Segment Start: INPUT RECORDS

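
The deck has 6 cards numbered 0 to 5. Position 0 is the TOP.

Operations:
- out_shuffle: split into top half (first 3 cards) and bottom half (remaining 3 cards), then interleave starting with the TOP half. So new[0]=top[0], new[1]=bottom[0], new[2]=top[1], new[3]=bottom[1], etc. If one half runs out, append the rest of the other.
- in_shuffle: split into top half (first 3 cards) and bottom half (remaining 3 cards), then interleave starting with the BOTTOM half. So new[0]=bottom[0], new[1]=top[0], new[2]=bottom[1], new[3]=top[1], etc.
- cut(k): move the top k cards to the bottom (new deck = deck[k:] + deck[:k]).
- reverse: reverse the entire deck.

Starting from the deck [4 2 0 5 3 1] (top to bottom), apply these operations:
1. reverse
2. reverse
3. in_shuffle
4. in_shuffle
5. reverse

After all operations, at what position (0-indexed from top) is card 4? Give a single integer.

Answer: 2

Derivation:
After op 1 (reverse): [1 3 5 0 2 4]
After op 2 (reverse): [4 2 0 5 3 1]
After op 3 (in_shuffle): [5 4 3 2 1 0]
After op 4 (in_shuffle): [2 5 1 4 0 3]
After op 5 (reverse): [3 0 4 1 5 2]
Card 4 is at position 2.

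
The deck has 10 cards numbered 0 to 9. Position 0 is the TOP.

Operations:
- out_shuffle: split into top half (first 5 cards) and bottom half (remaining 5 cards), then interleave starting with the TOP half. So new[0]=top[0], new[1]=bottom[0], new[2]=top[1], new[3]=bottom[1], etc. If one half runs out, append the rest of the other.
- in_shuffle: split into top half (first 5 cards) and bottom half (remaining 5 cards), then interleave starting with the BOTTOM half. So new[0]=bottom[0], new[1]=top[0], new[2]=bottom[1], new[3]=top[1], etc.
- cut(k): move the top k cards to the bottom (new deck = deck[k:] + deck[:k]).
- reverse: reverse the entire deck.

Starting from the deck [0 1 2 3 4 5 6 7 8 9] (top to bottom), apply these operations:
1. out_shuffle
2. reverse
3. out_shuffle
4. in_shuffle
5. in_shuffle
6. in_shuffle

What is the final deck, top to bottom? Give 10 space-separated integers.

After op 1 (out_shuffle): [0 5 1 6 2 7 3 8 4 9]
After op 2 (reverse): [9 4 8 3 7 2 6 1 5 0]
After op 3 (out_shuffle): [9 2 4 6 8 1 3 5 7 0]
After op 4 (in_shuffle): [1 9 3 2 5 4 7 6 0 8]
After op 5 (in_shuffle): [4 1 7 9 6 3 0 2 8 5]
After op 6 (in_shuffle): [3 4 0 1 2 7 8 9 5 6]

Answer: 3 4 0 1 2 7 8 9 5 6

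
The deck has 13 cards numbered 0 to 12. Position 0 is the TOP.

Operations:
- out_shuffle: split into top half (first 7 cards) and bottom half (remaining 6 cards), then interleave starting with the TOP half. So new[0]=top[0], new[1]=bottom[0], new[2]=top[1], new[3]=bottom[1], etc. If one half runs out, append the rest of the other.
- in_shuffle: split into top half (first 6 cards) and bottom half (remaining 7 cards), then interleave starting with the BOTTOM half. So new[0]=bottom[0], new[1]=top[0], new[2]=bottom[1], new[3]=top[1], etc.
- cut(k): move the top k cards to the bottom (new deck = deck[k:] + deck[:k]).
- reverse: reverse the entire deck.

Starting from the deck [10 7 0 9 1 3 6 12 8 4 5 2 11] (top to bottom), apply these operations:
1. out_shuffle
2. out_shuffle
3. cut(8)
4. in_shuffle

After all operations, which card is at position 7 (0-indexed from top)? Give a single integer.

After op 1 (out_shuffle): [10 12 7 8 0 4 9 5 1 2 3 11 6]
After op 2 (out_shuffle): [10 5 12 1 7 2 8 3 0 11 4 6 9]
After op 3 (cut(8)): [0 11 4 6 9 10 5 12 1 7 2 8 3]
After op 4 (in_shuffle): [5 0 12 11 1 4 7 6 2 9 8 10 3]
Position 7: card 6.

Answer: 6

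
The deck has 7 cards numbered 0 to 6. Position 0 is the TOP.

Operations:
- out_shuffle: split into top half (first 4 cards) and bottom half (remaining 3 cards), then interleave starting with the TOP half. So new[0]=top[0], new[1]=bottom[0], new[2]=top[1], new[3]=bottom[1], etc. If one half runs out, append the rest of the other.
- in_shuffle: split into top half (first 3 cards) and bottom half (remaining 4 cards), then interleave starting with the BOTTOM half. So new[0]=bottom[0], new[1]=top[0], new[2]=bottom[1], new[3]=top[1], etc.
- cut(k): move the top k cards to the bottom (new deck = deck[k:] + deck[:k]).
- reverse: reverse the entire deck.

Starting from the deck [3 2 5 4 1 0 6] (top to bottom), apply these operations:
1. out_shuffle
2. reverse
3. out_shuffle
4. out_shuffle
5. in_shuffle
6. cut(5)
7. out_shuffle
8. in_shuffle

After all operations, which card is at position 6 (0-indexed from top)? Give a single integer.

Answer: 4

Derivation:
After op 1 (out_shuffle): [3 1 2 0 5 6 4]
After op 2 (reverse): [4 6 5 0 2 1 3]
After op 3 (out_shuffle): [4 2 6 1 5 3 0]
After op 4 (out_shuffle): [4 5 2 3 6 0 1]
After op 5 (in_shuffle): [3 4 6 5 0 2 1]
After op 6 (cut(5)): [2 1 3 4 6 5 0]
After op 7 (out_shuffle): [2 6 1 5 3 0 4]
After op 8 (in_shuffle): [5 2 3 6 0 1 4]
Position 6: card 4.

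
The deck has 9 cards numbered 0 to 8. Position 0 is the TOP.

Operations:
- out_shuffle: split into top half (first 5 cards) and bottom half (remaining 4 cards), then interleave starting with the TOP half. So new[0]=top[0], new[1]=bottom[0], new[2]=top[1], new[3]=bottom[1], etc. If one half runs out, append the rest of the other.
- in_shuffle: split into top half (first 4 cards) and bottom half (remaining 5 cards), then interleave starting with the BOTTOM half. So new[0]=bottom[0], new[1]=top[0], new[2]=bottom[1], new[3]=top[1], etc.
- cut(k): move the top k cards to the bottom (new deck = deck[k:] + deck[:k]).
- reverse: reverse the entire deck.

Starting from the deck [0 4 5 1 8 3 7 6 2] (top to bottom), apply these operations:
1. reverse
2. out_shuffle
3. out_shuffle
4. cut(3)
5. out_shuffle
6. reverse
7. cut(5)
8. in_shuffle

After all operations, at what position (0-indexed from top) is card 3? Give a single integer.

Answer: 7

Derivation:
After op 1 (reverse): [2 6 7 3 8 1 5 4 0]
After op 2 (out_shuffle): [2 1 6 5 7 4 3 0 8]
After op 3 (out_shuffle): [2 4 1 3 6 0 5 8 7]
After op 4 (cut(3)): [3 6 0 5 8 7 2 4 1]
After op 5 (out_shuffle): [3 7 6 2 0 4 5 1 8]
After op 6 (reverse): [8 1 5 4 0 2 6 7 3]
After op 7 (cut(5)): [2 6 7 3 8 1 5 4 0]
After op 8 (in_shuffle): [8 2 1 6 5 7 4 3 0]
Card 3 is at position 7.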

Segment End: INPUT RECORDS

DIRECTIONS FOR THIS TASK.
Retype every line of the data above exactly.

RESPONSE FOR THIS EXERCISE.
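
The deck has 6 cards numbered 0 to 5. Position 0 is the TOP.

Operations:
- out_shuffle: split into top half (first 3 cards) and bottom half (remaining 3 cards), then interleave starting with the TOP half. So new[0]=top[0], new[1]=bottom[0], new[2]=top[1], new[3]=bottom[1], etc. If one half runs out, append the rest of the other.
- in_shuffle: split into top half (first 3 cards) and bottom half (remaining 3 cards), then interleave starting with the BOTTOM half. So new[0]=bottom[0], new[1]=top[0], new[2]=bottom[1], new[3]=top[1], etc.
- cut(k): move the top k cards to the bottom (new deck = deck[k:] + deck[:k]).
- reverse: reverse the entire deck.

Starting from the deck [4 2 0 5 3 1] (top to bottom), apply these operations:
1. reverse
2. reverse
3. in_shuffle
4. in_shuffle
5. reverse

After all operations, at what position (0-indexed from top) is card 4? Give a single integer.

Answer: 2

Derivation:
After op 1 (reverse): [1 3 5 0 2 4]
After op 2 (reverse): [4 2 0 5 3 1]
After op 3 (in_shuffle): [5 4 3 2 1 0]
After op 4 (in_shuffle): [2 5 1 4 0 3]
After op 5 (reverse): [3 0 4 1 5 2]
Card 4 is at position 2.

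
The deck has 10 cards numbered 0 to 9. Position 0 is the TOP.

Operations:
- out_shuffle: split into top half (first 5 cards) and bottom half (remaining 5 cards), then interleave starting with the TOP half. So new[0]=top[0], new[1]=bottom[0], new[2]=top[1], new[3]=bottom[1], etc. If one half runs out, append the rest of the other.
- in_shuffle: split into top half (first 5 cards) and bottom half (remaining 5 cards), then interleave starting with the BOTTOM half. So new[0]=bottom[0], new[1]=top[0], new[2]=bottom[1], new[3]=top[1], etc.
- cut(k): move the top k cards to the bottom (new deck = deck[k:] + deck[:k]).
- reverse: reverse the entire deck.

Starting from the deck [0 1 2 3 4 5 6 7 8 9] (top to bottom), apply these operations:
1. out_shuffle
2. reverse
3. out_shuffle
4. in_shuffle
5. in_shuffle
6. in_shuffle

What is the final deck, top to bottom? Give 10 space-separated integers.

After op 1 (out_shuffle): [0 5 1 6 2 7 3 8 4 9]
After op 2 (reverse): [9 4 8 3 7 2 6 1 5 0]
After op 3 (out_shuffle): [9 2 4 6 8 1 3 5 7 0]
After op 4 (in_shuffle): [1 9 3 2 5 4 7 6 0 8]
After op 5 (in_shuffle): [4 1 7 9 6 3 0 2 8 5]
After op 6 (in_shuffle): [3 4 0 1 2 7 8 9 5 6]

Answer: 3 4 0 1 2 7 8 9 5 6

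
The deck has 13 cards numbered 0 to 12. Position 0 is the TOP.

Operations:
- out_shuffle: split into top half (first 7 cards) and bottom half (remaining 6 cards), then interleave starting with the TOP half. So new[0]=top[0], new[1]=bottom[0], new[2]=top[1], new[3]=bottom[1], etc. If one half runs out, append the rest of the other.
- in_shuffle: split into top half (first 6 cards) and bottom half (remaining 7 cards), then interleave starting with the BOTTOM half. So new[0]=bottom[0], new[1]=top[0], new[2]=bottom[1], new[3]=top[1], etc.
- cut(k): move the top k cards to the bottom (new deck = deck[k:] + deck[:k]).
- reverse: reverse the entire deck.

Starting from the deck [10 7 0 9 1 3 6 12 8 4 5 2 11] (top to bottom), apply these operations:
1. out_shuffle
2. out_shuffle
3. cut(8)
4. in_shuffle

After all operations, which card is at position 7 (0-indexed from top)? Give a single integer.

After op 1 (out_shuffle): [10 12 7 8 0 4 9 5 1 2 3 11 6]
After op 2 (out_shuffle): [10 5 12 1 7 2 8 3 0 11 4 6 9]
After op 3 (cut(8)): [0 11 4 6 9 10 5 12 1 7 2 8 3]
After op 4 (in_shuffle): [5 0 12 11 1 4 7 6 2 9 8 10 3]
Position 7: card 6.

Answer: 6

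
The deck has 7 cards numbered 0 to 6. Position 0 is the TOP.

Operations:
- out_shuffle: split into top half (first 4 cards) and bottom half (remaining 3 cards), then interleave starting with the TOP half. So new[0]=top[0], new[1]=bottom[0], new[2]=top[1], new[3]=bottom[1], etc. If one half runs out, append the rest of the other.
- in_shuffle: split into top half (first 3 cards) and bottom half (remaining 4 cards), then interleave starting with the BOTTOM half. So new[0]=bottom[0], new[1]=top[0], new[2]=bottom[1], new[3]=top[1], etc.
- cut(k): move the top k cards to the bottom (new deck = deck[k:] + deck[:k]).
- reverse: reverse the entire deck.

Starting from the deck [3 2 5 4 1 0 6] (top to bottom), apply these operations:
1. out_shuffle
2. reverse
3. out_shuffle
4. out_shuffle
5. in_shuffle
6. cut(5)
7. out_shuffle
8. in_shuffle

After all operations, which card is at position 6 (0-indexed from top)? Give a single integer.

Answer: 4

Derivation:
After op 1 (out_shuffle): [3 1 2 0 5 6 4]
After op 2 (reverse): [4 6 5 0 2 1 3]
After op 3 (out_shuffle): [4 2 6 1 5 3 0]
After op 4 (out_shuffle): [4 5 2 3 6 0 1]
After op 5 (in_shuffle): [3 4 6 5 0 2 1]
After op 6 (cut(5)): [2 1 3 4 6 5 0]
After op 7 (out_shuffle): [2 6 1 5 3 0 4]
After op 8 (in_shuffle): [5 2 3 6 0 1 4]
Position 6: card 4.

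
The deck has 9 cards numbered 0 to 8. Position 0 is the TOP.

Operations:
- out_shuffle: split into top half (first 5 cards) and bottom half (remaining 4 cards), then interleave starting with the TOP half. So new[0]=top[0], new[1]=bottom[0], new[2]=top[1], new[3]=bottom[1], etc. If one half runs out, append the rest of the other.
- in_shuffle: split into top half (first 4 cards) and bottom half (remaining 5 cards), then interleave starting with the BOTTOM half. So new[0]=bottom[0], new[1]=top[0], new[2]=bottom[1], new[3]=top[1], etc.
- cut(k): move the top k cards to the bottom (new deck = deck[k:] + deck[:k]).
- reverse: reverse the entire deck.

Starting from the deck [0 4 5 1 8 3 7 6 2] (top to bottom), apply these operations:
1. reverse
2. out_shuffle
3. out_shuffle
4. cut(3)
5. out_shuffle
6. reverse
7. cut(5)
8. in_shuffle

After all operations, at what position (0-indexed from top) is card 3? Give a single integer.

Answer: 7

Derivation:
After op 1 (reverse): [2 6 7 3 8 1 5 4 0]
After op 2 (out_shuffle): [2 1 6 5 7 4 3 0 8]
After op 3 (out_shuffle): [2 4 1 3 6 0 5 8 7]
After op 4 (cut(3)): [3 6 0 5 8 7 2 4 1]
After op 5 (out_shuffle): [3 7 6 2 0 4 5 1 8]
After op 6 (reverse): [8 1 5 4 0 2 6 7 3]
After op 7 (cut(5)): [2 6 7 3 8 1 5 4 0]
After op 8 (in_shuffle): [8 2 1 6 5 7 4 3 0]
Card 3 is at position 7.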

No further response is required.